==== Records shown ====

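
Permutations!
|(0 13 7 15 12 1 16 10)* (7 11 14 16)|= 12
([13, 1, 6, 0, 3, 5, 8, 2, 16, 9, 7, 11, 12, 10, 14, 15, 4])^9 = (0 3 4 16 8 6 2 7 10 13)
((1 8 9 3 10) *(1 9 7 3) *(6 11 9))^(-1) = (1 9 11 6 10 3 7 8)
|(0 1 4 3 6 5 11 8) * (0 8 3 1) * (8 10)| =4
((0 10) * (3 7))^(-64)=((0 10)(3 7))^(-64)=(10)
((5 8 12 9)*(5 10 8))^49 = (8 12 9 10)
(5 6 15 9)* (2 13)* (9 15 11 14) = (15)(2 13)(5 6 11 14 9) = [0, 1, 13, 3, 4, 6, 11, 7, 8, 5, 10, 14, 12, 2, 9, 15]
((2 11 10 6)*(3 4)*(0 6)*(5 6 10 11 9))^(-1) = ((11)(0 10)(2 9 5 6)(3 4))^(-1) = (11)(0 10)(2 6 5 9)(3 4)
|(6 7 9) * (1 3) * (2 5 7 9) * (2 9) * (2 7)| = 6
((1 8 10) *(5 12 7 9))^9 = ((1 8 10)(5 12 7 9))^9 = (5 12 7 9)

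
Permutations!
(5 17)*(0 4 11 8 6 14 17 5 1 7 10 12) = (0 4 11 8 6 14 17 1 7 10 12) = [4, 7, 2, 3, 11, 5, 14, 10, 6, 9, 12, 8, 0, 13, 17, 15, 16, 1]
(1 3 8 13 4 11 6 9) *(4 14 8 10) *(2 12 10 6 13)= (1 3 6 9)(2 12 10 4 11 13 14 8)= [0, 3, 12, 6, 11, 5, 9, 7, 2, 1, 4, 13, 10, 14, 8]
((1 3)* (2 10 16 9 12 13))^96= ((1 3)(2 10 16 9 12 13))^96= (16)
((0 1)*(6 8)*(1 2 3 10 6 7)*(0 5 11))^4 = (0 6 5 3 7)(1 2 8 11 10)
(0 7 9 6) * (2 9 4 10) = (0 7 4 10 2 9 6) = [7, 1, 9, 3, 10, 5, 0, 4, 8, 6, 2]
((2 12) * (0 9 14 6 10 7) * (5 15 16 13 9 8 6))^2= (0 6 7 8 10)(5 16 9)(13 14 15)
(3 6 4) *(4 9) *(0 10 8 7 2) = (0 10 8 7 2)(3 6 9 4) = [10, 1, 0, 6, 3, 5, 9, 2, 7, 4, 8]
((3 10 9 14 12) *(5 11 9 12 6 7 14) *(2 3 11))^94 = (2 12 5 10 9 3 11)(6 7 14)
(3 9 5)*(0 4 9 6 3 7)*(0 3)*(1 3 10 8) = (0 4 9 5 7 10 8 1 3 6) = [4, 3, 2, 6, 9, 7, 0, 10, 1, 5, 8]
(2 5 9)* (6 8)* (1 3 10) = (1 3 10)(2 5 9)(6 8) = [0, 3, 5, 10, 4, 9, 8, 7, 6, 2, 1]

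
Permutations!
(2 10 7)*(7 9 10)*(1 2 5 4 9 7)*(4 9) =(1 2)(5 9 10 7) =[0, 2, 1, 3, 4, 9, 6, 5, 8, 10, 7]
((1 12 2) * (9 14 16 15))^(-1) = (1 2 12)(9 15 16 14)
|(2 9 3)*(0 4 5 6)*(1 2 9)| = 4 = |(0 4 5 6)(1 2)(3 9)|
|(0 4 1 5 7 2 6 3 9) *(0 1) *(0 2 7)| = 8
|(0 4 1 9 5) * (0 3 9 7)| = |(0 4 1 7)(3 9 5)| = 12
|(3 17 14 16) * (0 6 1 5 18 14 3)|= 14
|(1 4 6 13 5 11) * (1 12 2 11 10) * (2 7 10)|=|(1 4 6 13 5 2 11 12 7 10)|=10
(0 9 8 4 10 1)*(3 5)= (0 9 8 4 10 1)(3 5)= [9, 0, 2, 5, 10, 3, 6, 7, 4, 8, 1]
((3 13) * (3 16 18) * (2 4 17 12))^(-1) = (2 12 17 4)(3 18 16 13)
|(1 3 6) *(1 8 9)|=5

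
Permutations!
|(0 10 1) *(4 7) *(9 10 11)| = 10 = |(0 11 9 10 1)(4 7)|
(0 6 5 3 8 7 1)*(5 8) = (0 6 8 7 1)(3 5) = [6, 0, 2, 5, 4, 3, 8, 1, 7]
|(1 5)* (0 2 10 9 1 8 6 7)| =|(0 2 10 9 1 5 8 6 7)| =9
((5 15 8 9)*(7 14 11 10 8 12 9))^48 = (15)(7 10 14 8 11)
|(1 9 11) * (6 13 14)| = 3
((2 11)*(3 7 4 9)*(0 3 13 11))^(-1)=(0 2 11 13 9 4 7 3)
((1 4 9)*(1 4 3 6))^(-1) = ((1 3 6)(4 9))^(-1) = (1 6 3)(4 9)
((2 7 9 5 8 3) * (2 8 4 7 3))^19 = (2 3 8)(4 5 9 7)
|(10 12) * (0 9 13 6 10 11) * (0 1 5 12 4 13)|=4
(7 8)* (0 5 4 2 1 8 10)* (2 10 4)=[5, 8, 1, 3, 10, 2, 6, 4, 7, 9, 0]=(0 5 2 1 8 7 4 10)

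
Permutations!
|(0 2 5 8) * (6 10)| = 4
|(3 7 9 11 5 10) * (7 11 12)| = 12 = |(3 11 5 10)(7 9 12)|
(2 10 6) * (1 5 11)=(1 5 11)(2 10 6)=[0, 5, 10, 3, 4, 11, 2, 7, 8, 9, 6, 1]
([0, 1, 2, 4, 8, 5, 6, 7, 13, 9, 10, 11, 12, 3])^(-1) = [0, 1, 2, 13, 3, 5, 6, 7, 4, 9, 10, 11, 12, 8]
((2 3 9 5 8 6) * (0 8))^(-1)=((0 8 6 2 3 9 5))^(-1)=(0 5 9 3 2 6 8)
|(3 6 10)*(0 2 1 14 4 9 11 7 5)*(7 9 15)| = |(0 2 1 14 4 15 7 5)(3 6 10)(9 11)| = 24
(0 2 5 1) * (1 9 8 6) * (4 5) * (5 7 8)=[2, 0, 4, 3, 7, 9, 1, 8, 6, 5]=(0 2 4 7 8 6 1)(5 9)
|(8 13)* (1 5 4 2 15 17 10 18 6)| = |(1 5 4 2 15 17 10 18 6)(8 13)| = 18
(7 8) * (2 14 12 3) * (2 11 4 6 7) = (2 14 12 3 11 4 6 7 8) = [0, 1, 14, 11, 6, 5, 7, 8, 2, 9, 10, 4, 3, 13, 12]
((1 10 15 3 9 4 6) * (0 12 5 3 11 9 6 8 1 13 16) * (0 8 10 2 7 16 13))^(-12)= (0 3 12 6 5)(1 16 2 8 7)(4 11 10 9 15)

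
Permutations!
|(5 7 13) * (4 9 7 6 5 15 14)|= |(4 9 7 13 15 14)(5 6)|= 6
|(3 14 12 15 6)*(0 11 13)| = 15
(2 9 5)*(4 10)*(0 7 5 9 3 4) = [7, 1, 3, 4, 10, 2, 6, 5, 8, 9, 0] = (0 7 5 2 3 4 10)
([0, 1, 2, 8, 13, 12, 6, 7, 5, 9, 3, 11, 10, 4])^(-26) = [0, 1, 2, 10, 4, 8, 6, 7, 3, 9, 12, 11, 5, 13]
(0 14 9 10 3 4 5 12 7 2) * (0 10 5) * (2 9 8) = (0 14 8 2 10 3 4)(5 12 7 9) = [14, 1, 10, 4, 0, 12, 6, 9, 2, 5, 3, 11, 7, 13, 8]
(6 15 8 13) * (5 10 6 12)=(5 10 6 15 8 13 12)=[0, 1, 2, 3, 4, 10, 15, 7, 13, 9, 6, 11, 5, 12, 14, 8]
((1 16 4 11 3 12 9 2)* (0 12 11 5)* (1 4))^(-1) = (0 5 4 2 9 12)(1 16)(3 11)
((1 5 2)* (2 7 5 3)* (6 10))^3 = (5 7)(6 10)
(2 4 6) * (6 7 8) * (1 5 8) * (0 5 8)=(0 5)(1 8 6 2 4 7)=[5, 8, 4, 3, 7, 0, 2, 1, 6]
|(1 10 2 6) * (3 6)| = 5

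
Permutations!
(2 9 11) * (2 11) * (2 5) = [0, 1, 9, 3, 4, 2, 6, 7, 8, 5, 10, 11] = (11)(2 9 5)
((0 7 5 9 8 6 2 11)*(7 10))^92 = ((0 10 7 5 9 8 6 2 11))^92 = (0 7 9 6 11 10 5 8 2)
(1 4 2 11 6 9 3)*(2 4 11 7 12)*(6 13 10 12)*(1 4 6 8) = (1 11 13 10 12 2 7 8)(3 4 6 9) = [0, 11, 7, 4, 6, 5, 9, 8, 1, 3, 12, 13, 2, 10]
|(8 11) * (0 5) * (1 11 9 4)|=10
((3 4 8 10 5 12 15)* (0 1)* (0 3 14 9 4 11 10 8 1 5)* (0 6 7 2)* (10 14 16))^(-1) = ((0 5 12 15 16 10 6 7 2)(1 3 11 14 9 4))^(-1) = (0 2 7 6 10 16 15 12 5)(1 4 9 14 11 3)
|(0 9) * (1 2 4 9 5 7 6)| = |(0 5 7 6 1 2 4 9)| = 8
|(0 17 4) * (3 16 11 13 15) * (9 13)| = 6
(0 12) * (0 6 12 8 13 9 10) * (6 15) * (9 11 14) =(0 8 13 11 14 9 10)(6 12 15) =[8, 1, 2, 3, 4, 5, 12, 7, 13, 10, 0, 14, 15, 11, 9, 6]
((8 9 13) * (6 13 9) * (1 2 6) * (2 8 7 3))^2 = ((1 8)(2 6 13 7 3))^2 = (2 13 3 6 7)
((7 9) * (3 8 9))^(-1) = ((3 8 9 7))^(-1) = (3 7 9 8)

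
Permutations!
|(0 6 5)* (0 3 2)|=5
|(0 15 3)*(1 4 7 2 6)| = |(0 15 3)(1 4 7 2 6)| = 15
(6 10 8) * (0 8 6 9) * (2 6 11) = [8, 1, 6, 3, 4, 5, 10, 7, 9, 0, 11, 2] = (0 8 9)(2 6 10 11)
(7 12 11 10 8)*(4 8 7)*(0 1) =(0 1)(4 8)(7 12 11 10) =[1, 0, 2, 3, 8, 5, 6, 12, 4, 9, 7, 10, 11]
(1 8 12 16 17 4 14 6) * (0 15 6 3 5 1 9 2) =[15, 8, 0, 5, 14, 1, 9, 7, 12, 2, 10, 11, 16, 13, 3, 6, 17, 4] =(0 15 6 9 2)(1 8 12 16 17 4 14 3 5)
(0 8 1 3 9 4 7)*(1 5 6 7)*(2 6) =(0 8 5 2 6 7)(1 3 9 4) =[8, 3, 6, 9, 1, 2, 7, 0, 5, 4]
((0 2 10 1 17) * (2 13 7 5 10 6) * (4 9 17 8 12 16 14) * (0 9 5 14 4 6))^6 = (17)(1 10 5 4 16 12 8)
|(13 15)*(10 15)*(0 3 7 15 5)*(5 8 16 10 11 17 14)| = |(0 3 7 15 13 11 17 14 5)(8 16 10)| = 9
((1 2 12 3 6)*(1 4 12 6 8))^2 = (1 6 12 8 2 4 3)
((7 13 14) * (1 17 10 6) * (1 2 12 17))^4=((2 12 17 10 6)(7 13 14))^4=(2 6 10 17 12)(7 13 14)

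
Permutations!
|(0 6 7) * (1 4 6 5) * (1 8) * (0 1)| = 12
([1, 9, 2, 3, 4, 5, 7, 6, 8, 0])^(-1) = (0 9 1)(6 7)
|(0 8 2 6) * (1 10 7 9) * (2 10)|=|(0 8 10 7 9 1 2 6)|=8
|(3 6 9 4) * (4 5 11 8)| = |(3 6 9 5 11 8 4)| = 7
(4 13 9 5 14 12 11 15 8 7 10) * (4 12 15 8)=(4 13 9 5 14 15)(7 10 12 11 8)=[0, 1, 2, 3, 13, 14, 6, 10, 7, 5, 12, 8, 11, 9, 15, 4]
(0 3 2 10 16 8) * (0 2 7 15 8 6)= (0 3 7 15 8 2 10 16 6)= [3, 1, 10, 7, 4, 5, 0, 15, 2, 9, 16, 11, 12, 13, 14, 8, 6]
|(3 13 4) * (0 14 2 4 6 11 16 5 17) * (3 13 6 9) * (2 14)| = 11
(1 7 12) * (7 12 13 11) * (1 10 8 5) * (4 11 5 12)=(1 4 11 7 13 5)(8 12 10)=[0, 4, 2, 3, 11, 1, 6, 13, 12, 9, 8, 7, 10, 5]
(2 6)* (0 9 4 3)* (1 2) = [9, 2, 6, 0, 3, 5, 1, 7, 8, 4] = (0 9 4 3)(1 2 6)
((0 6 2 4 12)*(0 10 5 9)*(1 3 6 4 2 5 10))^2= (0 12 3 5)(1 6 9 4)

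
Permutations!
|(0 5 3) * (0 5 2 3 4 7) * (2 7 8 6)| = |(0 7)(2 3 5 4 8 6)| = 6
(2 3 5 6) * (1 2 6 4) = [0, 2, 3, 5, 1, 4, 6] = (6)(1 2 3 5 4)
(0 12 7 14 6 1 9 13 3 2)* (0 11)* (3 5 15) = (0 12 7 14 6 1 9 13 5 15 3 2 11) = [12, 9, 11, 2, 4, 15, 1, 14, 8, 13, 10, 0, 7, 5, 6, 3]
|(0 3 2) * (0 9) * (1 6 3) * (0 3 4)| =12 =|(0 1 6 4)(2 9 3)|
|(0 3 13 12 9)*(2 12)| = |(0 3 13 2 12 9)| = 6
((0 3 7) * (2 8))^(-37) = ((0 3 7)(2 8))^(-37) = (0 7 3)(2 8)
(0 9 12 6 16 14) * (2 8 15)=(0 9 12 6 16 14)(2 8 15)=[9, 1, 8, 3, 4, 5, 16, 7, 15, 12, 10, 11, 6, 13, 0, 2, 14]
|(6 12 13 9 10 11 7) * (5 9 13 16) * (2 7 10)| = |(2 7 6 12 16 5 9)(10 11)| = 14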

====

= Work to be completed =
Go through the material above and output exactly the lines from the one containing "(2 9) * (2 7)| = 6" through the one containing "(5 17)*(0 4".

= Problem solution =
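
|(6 7 9) * (1 3) * (2 5 7 9) * (2 9) * (2 7)| = 6
((1 8 10) *(5 12 7 9))^9 = ((1 8 10)(5 12 7 9))^9 = (5 12 7 9)

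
Permutations!
(5 17)*(0 4 11 8 6 14 17 5 1 7 10 12) = (0 4 11 8 6 14 17 1 7 10 12) = [4, 7, 2, 3, 11, 5, 14, 10, 6, 9, 12, 8, 0, 13, 17, 15, 16, 1]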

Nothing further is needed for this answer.